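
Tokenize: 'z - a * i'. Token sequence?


Scan left to right, longest-match per lexeme
Tokens: ID(z), OP(-), ID(a), OP(*), ID(i)


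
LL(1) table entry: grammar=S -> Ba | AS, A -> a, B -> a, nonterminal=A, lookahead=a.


For [A, a]: 'a' ∈ FIRST(a)
Entry: A -> a


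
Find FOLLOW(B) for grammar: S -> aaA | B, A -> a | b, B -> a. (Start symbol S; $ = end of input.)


$ ∈ FOLLOW(S). For each A -> αBβ: add FIRST(β)\{ε} to FOLLOW(B); if β nullable, add FOLLOW(A).
FOLLOW(B) = {$}


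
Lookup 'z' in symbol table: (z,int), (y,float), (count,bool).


Lookup 'z' → type int


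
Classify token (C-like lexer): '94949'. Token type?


Pattern: digits only
Type: INTEGER_LITERAL


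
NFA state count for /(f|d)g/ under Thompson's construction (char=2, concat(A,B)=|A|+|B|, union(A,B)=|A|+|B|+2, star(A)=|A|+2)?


Syntax tree has 3 char leaf(s), 1 union(s), 0 star(s)
chars contribute 3×2 = 6; each union adds +2; each star adds +2
Total: 6 + 2 + 0 = 8 states


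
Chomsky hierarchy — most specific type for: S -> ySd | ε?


Single nonterminal LHS, but y^n d^n is not regular
Classification: Type 2 (Context-Free)


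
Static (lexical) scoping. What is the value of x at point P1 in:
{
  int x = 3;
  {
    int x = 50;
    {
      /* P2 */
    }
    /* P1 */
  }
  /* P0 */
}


x declared in the same block as P1
x = 50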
#####
Problem description: Quote every entry exactly.

The answer:
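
Tokenize: 'z - a * i'. Token sequence?


Scan left to right, longest-match per lexeme
Tokens: ID(z), OP(-), ID(a), OP(*), ID(i)


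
LL(1) table entry: grammar=S -> Ba | AS, A -> a, B -> a, nonterminal=A, lookahead=a.


For [A, a]: 'a' ∈ FIRST(a)
Entry: A -> a


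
Find FOLLOW(B) for grammar: S -> aaA | B, A -> a | b, B -> a. (Start symbol S; $ = end of input.)


$ ∈ FOLLOW(S). For each A -> αBβ: add FIRST(β)\{ε} to FOLLOW(B); if β nullable, add FOLLOW(A).
FOLLOW(B) = {$}


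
Lookup 'z' in symbol table: (z,int), (y,float), (count,bool).


Lookup 'z' → type int


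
Classify token (C-like lexer): '94949'. Token type?


Pattern: digits only
Type: INTEGER_LITERAL


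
NFA state count for /(f|d)g/ under Thompson's construction (char=2, concat(A,B)=|A|+|B|, union(A,B)=|A|+|B|+2, star(A)=|A|+2)?


Syntax tree has 3 char leaf(s), 1 union(s), 0 star(s)
chars contribute 3×2 = 6; each union adds +2; each star adds +2
Total: 6 + 2 + 0 = 8 states


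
Chomsky hierarchy — most specific type for: S -> ySd | ε?


Single nonterminal LHS, but y^n d^n is not regular
Classification: Type 2 (Context-Free)


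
Static (lexical) scoping. What is the value of x at point P1 in:
{
  int x = 3;
  {
    int x = 50;
    {
      /* P2 */
    }
    /* P1 */
  }
  /* P0 */
}


x declared in the same block as P1
x = 50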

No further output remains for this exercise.